▸ Requirement
Look below for the line holding "Calculate the pH of a 0.0114" and the line holding "If a 0.0319". Transcribe exactly those lines and all lines between them, nothing more.

▸ Provided records
^^^^

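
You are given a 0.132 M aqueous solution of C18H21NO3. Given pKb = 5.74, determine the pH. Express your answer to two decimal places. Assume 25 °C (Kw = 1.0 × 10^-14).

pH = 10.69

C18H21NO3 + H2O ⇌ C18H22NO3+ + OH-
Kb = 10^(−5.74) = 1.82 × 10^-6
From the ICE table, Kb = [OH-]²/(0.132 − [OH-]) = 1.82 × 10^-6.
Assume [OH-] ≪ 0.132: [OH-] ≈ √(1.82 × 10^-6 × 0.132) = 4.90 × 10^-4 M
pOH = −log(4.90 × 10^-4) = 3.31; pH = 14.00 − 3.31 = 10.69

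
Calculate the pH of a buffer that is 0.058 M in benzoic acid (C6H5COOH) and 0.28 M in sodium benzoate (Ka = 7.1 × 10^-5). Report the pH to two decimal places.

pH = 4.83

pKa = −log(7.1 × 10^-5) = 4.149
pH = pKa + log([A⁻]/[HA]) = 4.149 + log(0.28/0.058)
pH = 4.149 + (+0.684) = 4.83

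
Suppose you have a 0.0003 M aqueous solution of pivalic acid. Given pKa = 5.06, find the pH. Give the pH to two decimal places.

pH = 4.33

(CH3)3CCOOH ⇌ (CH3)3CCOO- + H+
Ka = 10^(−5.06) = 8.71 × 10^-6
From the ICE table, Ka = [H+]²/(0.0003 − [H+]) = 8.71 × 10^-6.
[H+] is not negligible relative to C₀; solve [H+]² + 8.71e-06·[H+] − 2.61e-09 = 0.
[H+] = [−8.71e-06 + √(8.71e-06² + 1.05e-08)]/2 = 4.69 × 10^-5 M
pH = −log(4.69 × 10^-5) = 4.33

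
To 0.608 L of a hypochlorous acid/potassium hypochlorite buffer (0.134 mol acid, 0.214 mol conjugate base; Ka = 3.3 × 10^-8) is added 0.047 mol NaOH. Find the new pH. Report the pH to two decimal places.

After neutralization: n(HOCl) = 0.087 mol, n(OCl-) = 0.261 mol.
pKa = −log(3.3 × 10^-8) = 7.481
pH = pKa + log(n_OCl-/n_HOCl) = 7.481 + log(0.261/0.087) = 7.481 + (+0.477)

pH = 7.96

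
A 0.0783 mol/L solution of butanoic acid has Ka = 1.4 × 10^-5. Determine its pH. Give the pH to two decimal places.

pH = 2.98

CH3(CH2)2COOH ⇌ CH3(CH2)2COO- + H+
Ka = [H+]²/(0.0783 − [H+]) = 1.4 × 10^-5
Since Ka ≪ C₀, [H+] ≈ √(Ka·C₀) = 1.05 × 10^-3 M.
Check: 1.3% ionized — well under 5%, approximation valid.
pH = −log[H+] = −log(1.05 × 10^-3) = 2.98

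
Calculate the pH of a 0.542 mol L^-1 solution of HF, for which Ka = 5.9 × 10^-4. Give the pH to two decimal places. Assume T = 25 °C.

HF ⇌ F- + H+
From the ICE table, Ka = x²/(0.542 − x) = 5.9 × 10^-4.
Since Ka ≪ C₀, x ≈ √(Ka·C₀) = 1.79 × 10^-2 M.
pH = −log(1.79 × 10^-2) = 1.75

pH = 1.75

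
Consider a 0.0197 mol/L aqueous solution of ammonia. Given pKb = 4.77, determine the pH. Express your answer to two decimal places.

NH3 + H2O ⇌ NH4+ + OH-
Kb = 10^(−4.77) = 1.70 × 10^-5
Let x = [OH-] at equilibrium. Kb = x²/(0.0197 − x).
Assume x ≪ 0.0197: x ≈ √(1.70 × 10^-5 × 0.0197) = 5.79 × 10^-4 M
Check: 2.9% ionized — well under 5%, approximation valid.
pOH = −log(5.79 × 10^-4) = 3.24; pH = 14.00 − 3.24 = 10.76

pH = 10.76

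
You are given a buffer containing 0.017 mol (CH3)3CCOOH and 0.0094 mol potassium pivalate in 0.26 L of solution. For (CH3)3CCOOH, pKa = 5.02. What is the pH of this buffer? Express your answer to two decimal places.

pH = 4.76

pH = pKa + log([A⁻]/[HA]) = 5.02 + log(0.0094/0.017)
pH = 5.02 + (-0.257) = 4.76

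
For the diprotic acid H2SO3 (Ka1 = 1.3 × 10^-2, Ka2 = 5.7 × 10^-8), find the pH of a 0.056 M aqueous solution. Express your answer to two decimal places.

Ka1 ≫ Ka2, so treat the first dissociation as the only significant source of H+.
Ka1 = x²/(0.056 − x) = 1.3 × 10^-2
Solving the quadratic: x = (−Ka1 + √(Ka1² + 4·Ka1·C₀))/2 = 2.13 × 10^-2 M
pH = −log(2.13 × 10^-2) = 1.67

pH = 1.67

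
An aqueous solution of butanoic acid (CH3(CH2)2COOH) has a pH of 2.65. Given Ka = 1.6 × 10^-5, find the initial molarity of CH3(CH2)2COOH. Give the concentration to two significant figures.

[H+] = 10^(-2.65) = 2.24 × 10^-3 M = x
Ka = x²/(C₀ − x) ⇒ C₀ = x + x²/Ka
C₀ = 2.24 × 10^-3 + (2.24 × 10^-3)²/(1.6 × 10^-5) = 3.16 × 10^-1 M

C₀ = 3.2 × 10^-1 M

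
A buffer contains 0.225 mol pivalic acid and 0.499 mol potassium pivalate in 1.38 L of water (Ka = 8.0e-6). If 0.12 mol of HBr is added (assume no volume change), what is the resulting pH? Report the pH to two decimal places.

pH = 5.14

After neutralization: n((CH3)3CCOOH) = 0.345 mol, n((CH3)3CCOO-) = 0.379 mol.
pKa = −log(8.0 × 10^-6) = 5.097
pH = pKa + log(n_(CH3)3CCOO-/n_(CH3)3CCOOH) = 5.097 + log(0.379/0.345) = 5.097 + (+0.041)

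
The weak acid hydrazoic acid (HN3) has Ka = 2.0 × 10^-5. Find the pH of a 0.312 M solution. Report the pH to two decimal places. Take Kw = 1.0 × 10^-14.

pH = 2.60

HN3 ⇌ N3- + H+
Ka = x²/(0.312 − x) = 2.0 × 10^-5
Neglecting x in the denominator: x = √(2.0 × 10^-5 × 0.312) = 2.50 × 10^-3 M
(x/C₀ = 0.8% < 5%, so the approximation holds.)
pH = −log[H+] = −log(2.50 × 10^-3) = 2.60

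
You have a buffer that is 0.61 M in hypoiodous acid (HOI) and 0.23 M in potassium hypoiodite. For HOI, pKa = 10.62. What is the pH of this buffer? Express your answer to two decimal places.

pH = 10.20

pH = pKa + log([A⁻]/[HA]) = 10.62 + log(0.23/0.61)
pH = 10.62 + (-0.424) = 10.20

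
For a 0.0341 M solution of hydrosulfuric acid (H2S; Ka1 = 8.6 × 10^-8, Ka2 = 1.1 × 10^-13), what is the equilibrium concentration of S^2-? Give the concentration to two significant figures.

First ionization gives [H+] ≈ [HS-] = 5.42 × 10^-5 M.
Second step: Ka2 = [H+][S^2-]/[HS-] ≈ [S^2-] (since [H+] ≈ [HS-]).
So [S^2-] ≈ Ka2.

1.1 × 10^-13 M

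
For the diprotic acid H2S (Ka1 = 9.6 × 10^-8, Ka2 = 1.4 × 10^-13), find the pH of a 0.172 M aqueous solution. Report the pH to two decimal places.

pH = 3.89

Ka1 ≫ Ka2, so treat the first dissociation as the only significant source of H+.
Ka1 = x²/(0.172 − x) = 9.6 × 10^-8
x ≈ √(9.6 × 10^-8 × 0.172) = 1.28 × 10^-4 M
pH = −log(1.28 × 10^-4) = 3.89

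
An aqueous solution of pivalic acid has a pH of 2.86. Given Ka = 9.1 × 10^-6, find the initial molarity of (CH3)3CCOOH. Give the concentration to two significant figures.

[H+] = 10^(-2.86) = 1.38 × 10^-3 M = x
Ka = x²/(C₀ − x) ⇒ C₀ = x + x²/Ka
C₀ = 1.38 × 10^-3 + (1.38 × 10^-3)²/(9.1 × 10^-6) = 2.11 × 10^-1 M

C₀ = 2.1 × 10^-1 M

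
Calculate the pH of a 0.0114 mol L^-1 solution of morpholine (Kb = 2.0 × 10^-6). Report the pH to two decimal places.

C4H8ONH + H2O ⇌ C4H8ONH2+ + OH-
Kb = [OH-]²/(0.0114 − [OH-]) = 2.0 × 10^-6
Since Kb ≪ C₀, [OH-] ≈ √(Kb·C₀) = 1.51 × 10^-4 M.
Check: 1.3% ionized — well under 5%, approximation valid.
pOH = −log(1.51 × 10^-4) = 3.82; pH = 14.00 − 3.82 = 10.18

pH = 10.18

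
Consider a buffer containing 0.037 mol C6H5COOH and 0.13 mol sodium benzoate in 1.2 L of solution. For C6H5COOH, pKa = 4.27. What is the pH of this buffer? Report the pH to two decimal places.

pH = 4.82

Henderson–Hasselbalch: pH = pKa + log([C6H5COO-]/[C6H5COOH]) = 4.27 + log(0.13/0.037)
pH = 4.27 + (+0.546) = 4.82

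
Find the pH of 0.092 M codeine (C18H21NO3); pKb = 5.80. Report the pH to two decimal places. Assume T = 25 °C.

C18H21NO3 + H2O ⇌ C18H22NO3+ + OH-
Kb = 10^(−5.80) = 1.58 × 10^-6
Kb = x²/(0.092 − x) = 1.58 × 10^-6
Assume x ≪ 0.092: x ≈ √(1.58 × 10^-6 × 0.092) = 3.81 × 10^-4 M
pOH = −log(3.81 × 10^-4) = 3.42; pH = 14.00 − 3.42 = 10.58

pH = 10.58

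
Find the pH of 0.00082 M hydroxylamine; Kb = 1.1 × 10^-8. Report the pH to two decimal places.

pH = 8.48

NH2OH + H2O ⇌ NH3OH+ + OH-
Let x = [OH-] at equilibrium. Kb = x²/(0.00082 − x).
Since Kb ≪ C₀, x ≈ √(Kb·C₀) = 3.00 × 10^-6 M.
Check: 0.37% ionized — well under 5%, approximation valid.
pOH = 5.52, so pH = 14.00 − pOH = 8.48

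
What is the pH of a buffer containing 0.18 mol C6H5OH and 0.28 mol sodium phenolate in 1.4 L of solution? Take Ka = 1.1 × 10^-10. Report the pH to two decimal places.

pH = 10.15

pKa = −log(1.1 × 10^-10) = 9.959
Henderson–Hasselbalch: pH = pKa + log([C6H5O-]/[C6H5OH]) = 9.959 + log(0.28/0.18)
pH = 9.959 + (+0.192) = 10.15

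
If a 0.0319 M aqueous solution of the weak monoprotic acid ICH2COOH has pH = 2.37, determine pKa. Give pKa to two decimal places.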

^^^^

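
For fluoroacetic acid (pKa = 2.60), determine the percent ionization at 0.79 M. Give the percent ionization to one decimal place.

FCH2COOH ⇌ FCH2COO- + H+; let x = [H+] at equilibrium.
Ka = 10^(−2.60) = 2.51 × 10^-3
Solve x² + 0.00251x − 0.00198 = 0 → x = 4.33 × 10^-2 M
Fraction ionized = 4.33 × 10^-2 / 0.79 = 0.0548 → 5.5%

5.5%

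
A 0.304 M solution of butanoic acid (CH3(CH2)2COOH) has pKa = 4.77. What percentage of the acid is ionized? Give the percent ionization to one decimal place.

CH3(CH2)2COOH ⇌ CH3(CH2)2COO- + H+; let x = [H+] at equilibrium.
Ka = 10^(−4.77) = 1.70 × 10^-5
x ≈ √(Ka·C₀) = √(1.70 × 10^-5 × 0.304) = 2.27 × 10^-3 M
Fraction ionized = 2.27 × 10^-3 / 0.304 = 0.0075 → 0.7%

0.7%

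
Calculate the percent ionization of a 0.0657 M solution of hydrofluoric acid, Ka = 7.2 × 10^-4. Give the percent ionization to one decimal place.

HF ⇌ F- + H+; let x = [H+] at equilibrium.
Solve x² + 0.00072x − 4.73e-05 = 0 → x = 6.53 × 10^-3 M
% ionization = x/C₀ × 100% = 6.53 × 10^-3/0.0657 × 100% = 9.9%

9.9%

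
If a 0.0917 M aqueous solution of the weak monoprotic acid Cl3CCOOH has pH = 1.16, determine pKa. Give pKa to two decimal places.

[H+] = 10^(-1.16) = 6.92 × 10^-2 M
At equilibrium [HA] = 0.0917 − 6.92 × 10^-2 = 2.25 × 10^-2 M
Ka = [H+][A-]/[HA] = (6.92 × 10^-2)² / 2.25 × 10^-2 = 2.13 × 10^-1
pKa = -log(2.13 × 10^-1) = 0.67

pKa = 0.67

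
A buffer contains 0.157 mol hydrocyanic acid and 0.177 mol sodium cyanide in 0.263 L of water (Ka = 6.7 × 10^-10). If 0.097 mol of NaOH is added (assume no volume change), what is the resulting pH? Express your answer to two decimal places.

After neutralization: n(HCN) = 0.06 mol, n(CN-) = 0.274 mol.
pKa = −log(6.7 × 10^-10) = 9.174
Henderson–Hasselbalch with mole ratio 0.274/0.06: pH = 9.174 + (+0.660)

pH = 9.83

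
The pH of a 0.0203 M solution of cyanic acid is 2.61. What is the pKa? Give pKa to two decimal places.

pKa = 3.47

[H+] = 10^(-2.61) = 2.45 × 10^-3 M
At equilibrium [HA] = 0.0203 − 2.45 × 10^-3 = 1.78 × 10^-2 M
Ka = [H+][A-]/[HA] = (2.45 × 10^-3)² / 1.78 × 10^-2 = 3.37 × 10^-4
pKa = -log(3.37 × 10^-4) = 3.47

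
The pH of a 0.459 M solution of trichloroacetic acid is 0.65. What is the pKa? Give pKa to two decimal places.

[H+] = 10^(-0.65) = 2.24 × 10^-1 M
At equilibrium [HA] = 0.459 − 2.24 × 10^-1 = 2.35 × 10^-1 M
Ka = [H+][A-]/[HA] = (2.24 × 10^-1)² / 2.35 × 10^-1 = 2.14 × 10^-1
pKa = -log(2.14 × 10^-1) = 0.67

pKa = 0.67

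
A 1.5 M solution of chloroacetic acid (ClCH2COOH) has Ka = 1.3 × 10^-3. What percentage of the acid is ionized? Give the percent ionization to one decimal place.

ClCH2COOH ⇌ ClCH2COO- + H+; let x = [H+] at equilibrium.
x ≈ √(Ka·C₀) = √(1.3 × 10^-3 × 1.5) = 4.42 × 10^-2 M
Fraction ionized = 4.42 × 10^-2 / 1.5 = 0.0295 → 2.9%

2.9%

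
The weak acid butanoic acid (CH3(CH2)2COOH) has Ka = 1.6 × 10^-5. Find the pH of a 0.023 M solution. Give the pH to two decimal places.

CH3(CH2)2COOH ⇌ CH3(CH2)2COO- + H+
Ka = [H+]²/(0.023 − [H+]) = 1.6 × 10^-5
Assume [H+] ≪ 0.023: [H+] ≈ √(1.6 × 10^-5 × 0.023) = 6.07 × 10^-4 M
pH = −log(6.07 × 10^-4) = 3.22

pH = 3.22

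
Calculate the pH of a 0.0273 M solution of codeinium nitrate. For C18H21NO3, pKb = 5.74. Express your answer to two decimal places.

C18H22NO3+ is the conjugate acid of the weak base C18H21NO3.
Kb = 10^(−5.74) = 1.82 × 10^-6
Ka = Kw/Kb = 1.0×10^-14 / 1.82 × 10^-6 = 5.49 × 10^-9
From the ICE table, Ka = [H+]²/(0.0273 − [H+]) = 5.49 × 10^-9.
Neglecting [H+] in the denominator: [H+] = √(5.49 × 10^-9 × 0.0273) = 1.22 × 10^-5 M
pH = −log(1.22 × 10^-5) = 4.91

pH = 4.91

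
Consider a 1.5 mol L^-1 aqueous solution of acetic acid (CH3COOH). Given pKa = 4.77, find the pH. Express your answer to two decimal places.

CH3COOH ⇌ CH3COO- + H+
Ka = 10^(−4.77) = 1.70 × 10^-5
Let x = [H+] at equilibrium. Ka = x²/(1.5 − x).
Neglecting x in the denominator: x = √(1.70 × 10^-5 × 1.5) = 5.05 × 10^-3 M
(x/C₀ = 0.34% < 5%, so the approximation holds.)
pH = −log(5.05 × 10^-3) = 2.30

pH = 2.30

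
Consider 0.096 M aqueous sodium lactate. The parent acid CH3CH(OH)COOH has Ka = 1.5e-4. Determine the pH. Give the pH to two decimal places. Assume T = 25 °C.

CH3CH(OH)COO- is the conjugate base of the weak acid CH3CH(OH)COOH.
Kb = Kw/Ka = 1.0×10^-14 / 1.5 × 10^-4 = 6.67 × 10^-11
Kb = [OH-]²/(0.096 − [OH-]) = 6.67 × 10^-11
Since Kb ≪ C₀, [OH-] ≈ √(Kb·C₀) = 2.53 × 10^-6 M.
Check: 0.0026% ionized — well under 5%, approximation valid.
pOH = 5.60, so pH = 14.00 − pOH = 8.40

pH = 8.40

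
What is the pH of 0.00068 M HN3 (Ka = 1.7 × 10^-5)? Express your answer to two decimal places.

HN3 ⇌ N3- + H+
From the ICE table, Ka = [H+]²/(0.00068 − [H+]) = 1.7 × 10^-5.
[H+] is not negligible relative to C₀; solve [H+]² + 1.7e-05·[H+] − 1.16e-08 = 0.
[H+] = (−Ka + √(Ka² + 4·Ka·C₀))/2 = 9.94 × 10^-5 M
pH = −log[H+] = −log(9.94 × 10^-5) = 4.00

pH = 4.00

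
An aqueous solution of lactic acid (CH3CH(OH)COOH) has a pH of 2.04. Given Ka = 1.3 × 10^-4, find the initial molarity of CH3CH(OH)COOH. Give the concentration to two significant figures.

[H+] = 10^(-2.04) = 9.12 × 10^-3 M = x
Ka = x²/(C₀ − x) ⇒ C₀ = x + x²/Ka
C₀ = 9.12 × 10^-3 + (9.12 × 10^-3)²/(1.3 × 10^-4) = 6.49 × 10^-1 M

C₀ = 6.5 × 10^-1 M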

^^^^

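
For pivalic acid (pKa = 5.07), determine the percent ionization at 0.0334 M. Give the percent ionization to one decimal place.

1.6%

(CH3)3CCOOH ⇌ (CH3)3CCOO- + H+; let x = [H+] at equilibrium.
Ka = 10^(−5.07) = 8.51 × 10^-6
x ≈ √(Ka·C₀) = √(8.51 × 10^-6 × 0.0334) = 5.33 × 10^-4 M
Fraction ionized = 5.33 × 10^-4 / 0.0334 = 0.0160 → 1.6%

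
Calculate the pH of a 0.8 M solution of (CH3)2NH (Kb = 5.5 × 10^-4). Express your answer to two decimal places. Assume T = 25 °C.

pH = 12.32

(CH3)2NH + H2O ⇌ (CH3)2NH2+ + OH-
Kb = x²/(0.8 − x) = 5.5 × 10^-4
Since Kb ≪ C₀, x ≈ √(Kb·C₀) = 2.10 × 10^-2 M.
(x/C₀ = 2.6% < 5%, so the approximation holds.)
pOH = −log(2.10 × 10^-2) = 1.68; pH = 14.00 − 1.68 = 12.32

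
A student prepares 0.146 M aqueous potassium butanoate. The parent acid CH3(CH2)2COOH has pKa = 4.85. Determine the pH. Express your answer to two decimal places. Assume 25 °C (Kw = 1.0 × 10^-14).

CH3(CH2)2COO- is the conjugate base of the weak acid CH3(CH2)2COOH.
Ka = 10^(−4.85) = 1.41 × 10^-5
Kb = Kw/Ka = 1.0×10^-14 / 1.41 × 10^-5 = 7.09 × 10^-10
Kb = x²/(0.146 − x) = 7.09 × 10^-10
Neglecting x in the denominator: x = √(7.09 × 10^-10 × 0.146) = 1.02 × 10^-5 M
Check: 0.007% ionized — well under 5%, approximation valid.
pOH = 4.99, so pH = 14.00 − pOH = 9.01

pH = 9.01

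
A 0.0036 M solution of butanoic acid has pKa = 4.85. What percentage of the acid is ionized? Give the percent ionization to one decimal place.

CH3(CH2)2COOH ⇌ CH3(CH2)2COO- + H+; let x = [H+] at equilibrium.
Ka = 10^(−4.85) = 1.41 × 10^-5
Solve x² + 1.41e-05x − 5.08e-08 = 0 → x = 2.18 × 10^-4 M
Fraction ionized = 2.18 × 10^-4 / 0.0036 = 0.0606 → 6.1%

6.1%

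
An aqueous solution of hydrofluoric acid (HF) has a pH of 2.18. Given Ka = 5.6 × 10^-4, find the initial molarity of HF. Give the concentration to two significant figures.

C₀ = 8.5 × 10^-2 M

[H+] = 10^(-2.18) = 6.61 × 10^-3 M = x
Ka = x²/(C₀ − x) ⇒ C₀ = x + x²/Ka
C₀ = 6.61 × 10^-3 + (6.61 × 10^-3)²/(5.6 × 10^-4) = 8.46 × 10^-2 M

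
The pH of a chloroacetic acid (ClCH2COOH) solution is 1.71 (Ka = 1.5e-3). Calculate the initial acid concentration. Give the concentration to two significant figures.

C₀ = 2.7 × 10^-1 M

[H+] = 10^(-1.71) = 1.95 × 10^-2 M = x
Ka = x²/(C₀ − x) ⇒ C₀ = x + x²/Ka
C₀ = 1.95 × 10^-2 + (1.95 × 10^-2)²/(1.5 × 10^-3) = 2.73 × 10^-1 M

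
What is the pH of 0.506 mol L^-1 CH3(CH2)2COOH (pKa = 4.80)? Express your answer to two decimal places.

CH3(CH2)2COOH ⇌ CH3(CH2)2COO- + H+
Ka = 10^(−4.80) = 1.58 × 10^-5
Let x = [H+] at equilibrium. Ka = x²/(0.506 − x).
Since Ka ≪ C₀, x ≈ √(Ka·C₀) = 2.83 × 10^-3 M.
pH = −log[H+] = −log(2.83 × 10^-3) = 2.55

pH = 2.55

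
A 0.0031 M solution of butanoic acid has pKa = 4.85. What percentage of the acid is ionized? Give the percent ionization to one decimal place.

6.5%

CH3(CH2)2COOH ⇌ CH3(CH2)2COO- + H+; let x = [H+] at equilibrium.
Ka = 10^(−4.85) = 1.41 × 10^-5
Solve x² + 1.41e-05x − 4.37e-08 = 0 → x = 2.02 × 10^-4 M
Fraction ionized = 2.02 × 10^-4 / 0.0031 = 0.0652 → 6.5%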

^^^^

▸ Answer to the problem
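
Calculate the pH of a 0.0114 mol L^-1 solution of morpholine (Kb = 2.0 × 10^-6). Report the pH to two decimal places.

C4H8ONH + H2O ⇌ C4H8ONH2+ + OH-
Kb = [OH-]²/(0.0114 − [OH-]) = 2.0 × 10^-6
Since Kb ≪ C₀, [OH-] ≈ √(Kb·C₀) = 1.51 × 10^-4 M.
Check: 1.3% ionized — well under 5%, approximation valid.
pOH = −log(1.51 × 10^-4) = 3.82; pH = 14.00 − 3.82 = 10.18

pH = 10.18

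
Consider a buffer containing 0.037 mol C6H5COOH and 0.13 mol sodium benzoate in 1.2 L of solution. For C6H5COOH, pKa = 4.27. What is the pH of this buffer? Report the pH to two decimal places.

pH = 4.82

Henderson–Hasselbalch: pH = pKa + log([C6H5COO-]/[C6H5COOH]) = 4.27 + log(0.13/0.037)
pH = 4.27 + (+0.546) = 4.82

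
Find the pH of 0.092 M codeine (C18H21NO3); pKb = 5.80. Report the pH to two decimal places. Assume T = 25 °C.

C18H21NO3 + H2O ⇌ C18H22NO3+ + OH-
Kb = 10^(−5.80) = 1.58 × 10^-6
Kb = x²/(0.092 − x) = 1.58 × 10^-6
Assume x ≪ 0.092: x ≈ √(1.58 × 10^-6 × 0.092) = 3.81 × 10^-4 M
pOH = −log(3.81 × 10^-4) = 3.42; pH = 14.00 − 3.42 = 10.58

pH = 10.58

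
Find the pH of 0.00082 M hydroxylamine; Kb = 1.1 × 10^-8. Report the pH to two decimal places.

pH = 8.48

NH2OH + H2O ⇌ NH3OH+ + OH-
Let x = [OH-] at equilibrium. Kb = x²/(0.00082 − x).
Since Kb ≪ C₀, x ≈ √(Kb·C₀) = 3.00 × 10^-6 M.
Check: 0.37% ionized — well under 5%, approximation valid.
pOH = 5.52, so pH = 14.00 − pOH = 8.48

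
What is the pH of a buffer containing 0.18 mol C6H5OH and 0.28 mol sodium phenolate in 1.4 L of solution? Take Ka = 1.1 × 10^-10. Report the pH to two decimal places.

pH = 10.15

pKa = −log(1.1 × 10^-10) = 9.959
Henderson–Hasselbalch: pH = pKa + log([C6H5O-]/[C6H5OH]) = 9.959 + log(0.28/0.18)
pH = 9.959 + (+0.192) = 10.15

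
If a 0.0319 M aqueous solution of the weak monoprotic acid ICH2COOH has pH = 2.37, determine pKa. Give pKa to two decimal places.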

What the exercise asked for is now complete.